PROBLEM TO WORK ON: From the first line through the line containing "Stage 1 — The", transcribe the records exactly and include no other lines.

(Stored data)
--- --- ---

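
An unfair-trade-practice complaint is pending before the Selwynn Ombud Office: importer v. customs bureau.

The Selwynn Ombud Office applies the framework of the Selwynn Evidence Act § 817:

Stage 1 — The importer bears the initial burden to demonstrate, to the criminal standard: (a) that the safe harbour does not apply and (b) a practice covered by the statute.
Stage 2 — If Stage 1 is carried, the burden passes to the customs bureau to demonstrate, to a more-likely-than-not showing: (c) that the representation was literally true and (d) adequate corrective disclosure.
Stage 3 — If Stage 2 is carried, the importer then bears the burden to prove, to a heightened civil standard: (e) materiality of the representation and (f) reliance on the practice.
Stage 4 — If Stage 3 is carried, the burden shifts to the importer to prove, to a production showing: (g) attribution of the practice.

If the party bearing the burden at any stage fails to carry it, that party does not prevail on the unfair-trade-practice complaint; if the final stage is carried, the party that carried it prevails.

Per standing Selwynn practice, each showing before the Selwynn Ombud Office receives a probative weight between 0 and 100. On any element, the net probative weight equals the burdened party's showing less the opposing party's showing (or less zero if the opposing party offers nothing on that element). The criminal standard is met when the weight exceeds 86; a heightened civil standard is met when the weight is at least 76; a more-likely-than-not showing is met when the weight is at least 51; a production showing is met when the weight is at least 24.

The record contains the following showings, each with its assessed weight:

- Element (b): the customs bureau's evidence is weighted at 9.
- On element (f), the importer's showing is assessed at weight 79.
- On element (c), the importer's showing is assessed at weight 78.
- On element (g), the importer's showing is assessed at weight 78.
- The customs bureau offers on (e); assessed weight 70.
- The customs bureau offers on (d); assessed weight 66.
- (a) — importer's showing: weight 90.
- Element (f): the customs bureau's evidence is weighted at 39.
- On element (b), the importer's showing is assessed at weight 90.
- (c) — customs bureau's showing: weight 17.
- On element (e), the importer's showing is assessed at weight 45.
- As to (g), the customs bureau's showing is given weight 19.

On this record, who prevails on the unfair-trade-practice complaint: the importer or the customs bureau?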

--- --- ---

TASK RESPONSE:
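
An unfair-trade-practice complaint is pending before the Selwynn Ombud Office: importer v. customs bureau.

The Selwynn Ombud Office applies the framework of the Selwynn Evidence Act § 817:

Stage 1 — The importer bears the initial burden to demonstrate, to the criminal standard: (a) that the safe harbour does not apply and (b) a practice covered by the statute.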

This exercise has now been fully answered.